▶ [PROBLEM DESCRIPTION]:
Every entry should be repeated exactly as written.

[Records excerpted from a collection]

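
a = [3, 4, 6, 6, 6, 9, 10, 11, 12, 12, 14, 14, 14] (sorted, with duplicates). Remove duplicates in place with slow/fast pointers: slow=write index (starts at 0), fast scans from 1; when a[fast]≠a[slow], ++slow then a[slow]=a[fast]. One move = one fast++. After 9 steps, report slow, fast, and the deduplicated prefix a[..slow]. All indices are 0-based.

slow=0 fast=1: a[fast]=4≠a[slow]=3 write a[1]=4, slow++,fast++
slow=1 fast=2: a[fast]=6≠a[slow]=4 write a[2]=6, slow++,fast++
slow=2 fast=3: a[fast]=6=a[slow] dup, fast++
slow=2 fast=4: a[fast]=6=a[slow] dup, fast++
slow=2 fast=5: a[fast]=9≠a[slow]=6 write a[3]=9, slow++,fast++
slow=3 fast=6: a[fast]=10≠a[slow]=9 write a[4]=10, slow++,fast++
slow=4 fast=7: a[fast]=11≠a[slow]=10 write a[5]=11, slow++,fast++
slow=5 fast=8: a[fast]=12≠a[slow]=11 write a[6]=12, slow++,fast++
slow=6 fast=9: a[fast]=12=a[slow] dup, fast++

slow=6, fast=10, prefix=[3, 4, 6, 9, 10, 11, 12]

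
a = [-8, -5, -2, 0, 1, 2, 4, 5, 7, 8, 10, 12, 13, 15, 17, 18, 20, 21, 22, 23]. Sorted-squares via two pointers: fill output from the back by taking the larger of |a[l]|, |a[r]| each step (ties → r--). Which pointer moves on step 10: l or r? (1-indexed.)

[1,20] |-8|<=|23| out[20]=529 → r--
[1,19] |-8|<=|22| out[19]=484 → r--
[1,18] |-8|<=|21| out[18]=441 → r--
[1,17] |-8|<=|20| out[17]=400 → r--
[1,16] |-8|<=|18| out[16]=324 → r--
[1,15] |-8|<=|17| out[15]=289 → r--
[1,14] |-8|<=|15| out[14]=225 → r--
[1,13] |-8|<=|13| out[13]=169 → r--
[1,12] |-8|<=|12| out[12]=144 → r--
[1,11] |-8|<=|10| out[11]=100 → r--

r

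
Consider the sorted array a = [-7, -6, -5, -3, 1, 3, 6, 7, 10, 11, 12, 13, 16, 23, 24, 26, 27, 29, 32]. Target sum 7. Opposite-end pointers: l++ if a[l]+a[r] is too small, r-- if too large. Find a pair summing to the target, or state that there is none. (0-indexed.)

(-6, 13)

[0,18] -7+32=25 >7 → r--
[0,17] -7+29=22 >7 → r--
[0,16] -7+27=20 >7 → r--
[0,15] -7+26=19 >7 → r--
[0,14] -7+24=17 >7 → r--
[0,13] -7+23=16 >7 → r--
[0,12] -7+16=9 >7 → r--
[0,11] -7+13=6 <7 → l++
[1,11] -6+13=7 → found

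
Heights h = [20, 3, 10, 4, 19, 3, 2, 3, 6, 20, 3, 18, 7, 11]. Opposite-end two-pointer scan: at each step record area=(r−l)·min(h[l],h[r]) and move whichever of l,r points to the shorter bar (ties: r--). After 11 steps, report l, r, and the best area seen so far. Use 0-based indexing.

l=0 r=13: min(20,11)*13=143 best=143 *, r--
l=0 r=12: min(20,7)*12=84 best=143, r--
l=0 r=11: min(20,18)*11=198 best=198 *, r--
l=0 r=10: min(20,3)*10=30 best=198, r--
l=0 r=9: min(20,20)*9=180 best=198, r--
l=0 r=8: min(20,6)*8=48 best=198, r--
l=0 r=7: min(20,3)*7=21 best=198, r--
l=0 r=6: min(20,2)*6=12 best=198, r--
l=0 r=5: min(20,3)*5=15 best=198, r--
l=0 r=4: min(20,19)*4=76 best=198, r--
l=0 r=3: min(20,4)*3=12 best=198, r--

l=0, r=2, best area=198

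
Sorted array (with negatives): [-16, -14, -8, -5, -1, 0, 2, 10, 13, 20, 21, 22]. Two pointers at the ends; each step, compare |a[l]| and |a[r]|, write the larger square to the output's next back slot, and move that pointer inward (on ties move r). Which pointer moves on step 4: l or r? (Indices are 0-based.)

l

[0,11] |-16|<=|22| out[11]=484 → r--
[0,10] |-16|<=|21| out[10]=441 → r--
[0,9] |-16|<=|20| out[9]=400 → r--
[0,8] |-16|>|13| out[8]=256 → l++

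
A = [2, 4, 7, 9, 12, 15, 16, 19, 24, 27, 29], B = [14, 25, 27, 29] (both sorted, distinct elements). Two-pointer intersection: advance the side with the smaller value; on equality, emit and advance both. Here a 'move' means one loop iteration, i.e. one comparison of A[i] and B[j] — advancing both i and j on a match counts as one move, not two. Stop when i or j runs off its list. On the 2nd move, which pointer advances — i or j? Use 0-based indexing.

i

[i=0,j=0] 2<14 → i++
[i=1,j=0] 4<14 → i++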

▶ [EXERCISE RESULT]:
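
a = [3, 4, 6, 6, 6, 9, 10, 11, 12, 12, 14, 14, 14] (sorted, with duplicates). Remove duplicates in place with slow/fast pointers: slow=write index (starts at 0), fast scans from 1; when a[fast]≠a[slow], ++slow then a[slow]=a[fast]. One move = one fast++. After 9 steps, report slow, fast, and the deduplicated prefix a[..slow]. All indices are 0-based.

slow=0 fast=1: a[fast]=4≠a[slow]=3 write a[1]=4, slow++,fast++
slow=1 fast=2: a[fast]=6≠a[slow]=4 write a[2]=6, slow++,fast++
slow=2 fast=3: a[fast]=6=a[slow] dup, fast++
slow=2 fast=4: a[fast]=6=a[slow] dup, fast++
slow=2 fast=5: a[fast]=9≠a[slow]=6 write a[3]=9, slow++,fast++
slow=3 fast=6: a[fast]=10≠a[slow]=9 write a[4]=10, slow++,fast++
slow=4 fast=7: a[fast]=11≠a[slow]=10 write a[5]=11, slow++,fast++
slow=5 fast=8: a[fast]=12≠a[slow]=11 write a[6]=12, slow++,fast++
slow=6 fast=9: a[fast]=12=a[slow] dup, fast++

slow=6, fast=10, prefix=[3, 4, 6, 9, 10, 11, 12]

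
a = [-8, -5, -2, 0, 1, 2, 4, 5, 7, 8, 10, 12, 13, 15, 17, 18, 20, 21, 22, 23]. Sorted-squares via two pointers: fill output from the back by taking the larger of |a[l]|, |a[r]| each step (ties → r--). Which pointer moves on step 10: l or r? (1-indexed.)

[1,20] |-8|<=|23| out[20]=529 → r--
[1,19] |-8|<=|22| out[19]=484 → r--
[1,18] |-8|<=|21| out[18]=441 → r--
[1,17] |-8|<=|20| out[17]=400 → r--
[1,16] |-8|<=|18| out[16]=324 → r--
[1,15] |-8|<=|17| out[15]=289 → r--
[1,14] |-8|<=|15| out[14]=225 → r--
[1,13] |-8|<=|13| out[13]=169 → r--
[1,12] |-8|<=|12| out[12]=144 → r--
[1,11] |-8|<=|10| out[11]=100 → r--

r

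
Consider the sorted array a = [-7, -6, -5, -3, 1, 3, 6, 7, 10, 11, 12, 13, 16, 23, 24, 26, 27, 29, 32]. Target sum 7. Opposite-end pointers: l++ if a[l]+a[r] is too small, r-- if too large. Find a pair summing to the target, or state that there is none. (0-indexed.)

(-6, 13)

[0,18] -7+32=25 >7 → r--
[0,17] -7+29=22 >7 → r--
[0,16] -7+27=20 >7 → r--
[0,15] -7+26=19 >7 → r--
[0,14] -7+24=17 >7 → r--
[0,13] -7+23=16 >7 → r--
[0,12] -7+16=9 >7 → r--
[0,11] -7+13=6 <7 → l++
[1,11] -6+13=7 → found

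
Heights h = [20, 3, 10, 4, 19, 3, 2, 3, 6, 20, 3, 18, 7, 11]. Opposite-end two-pointer scan: at each step record area=(r−l)·min(h[l],h[r]) and move whichever of l,r points to the shorter bar (ties: r--). After 11 steps, report l, r, and the best area seen so far. Use 0-based indexing.

l=0 r=13: min(20,11)*13=143 best=143 *, r--
l=0 r=12: min(20,7)*12=84 best=143, r--
l=0 r=11: min(20,18)*11=198 best=198 *, r--
l=0 r=10: min(20,3)*10=30 best=198, r--
l=0 r=9: min(20,20)*9=180 best=198, r--
l=0 r=8: min(20,6)*8=48 best=198, r--
l=0 r=7: min(20,3)*7=21 best=198, r--
l=0 r=6: min(20,2)*6=12 best=198, r--
l=0 r=5: min(20,3)*5=15 best=198, r--
l=0 r=4: min(20,19)*4=76 best=198, r--
l=0 r=3: min(20,4)*3=12 best=198, r--

l=0, r=2, best area=198

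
Sorted array (with negatives): [-16, -14, -8, -5, -1, 0, 2, 10, 13, 20, 21, 22]. Two pointers at the ends; each step, compare |a[l]| and |a[r]|, write the larger square to the output's next back slot, and move that pointer inward (on ties move r). Which pointer moves on step 4: l or r? (Indices are 0-based.)

l

[0,11] |-16|<=|22| out[11]=484 → r--
[0,10] |-16|<=|21| out[10]=441 → r--
[0,9] |-16|<=|20| out[9]=400 → r--
[0,8] |-16|>|13| out[8]=256 → l++

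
A = [2, 4, 7, 9, 12, 15, 16, 19, 24, 27, 29], B = [14, 25, 27, 29] (both sorted, distinct elements). Two-pointer intersection: advance the side with the smaller value; on equality, emit and advance both. Here a 'move' means one loop iteration, i.e. one comparison of A[i] and B[j] — advancing both i and j on a match counts as one move, not two. Stop when i or j runs off its list. On the 2nd move, which pointer advances — i or j? Use 0-based indexing.

i

[i=0,j=0] 2<14 → i++
[i=1,j=0] 4<14 → i++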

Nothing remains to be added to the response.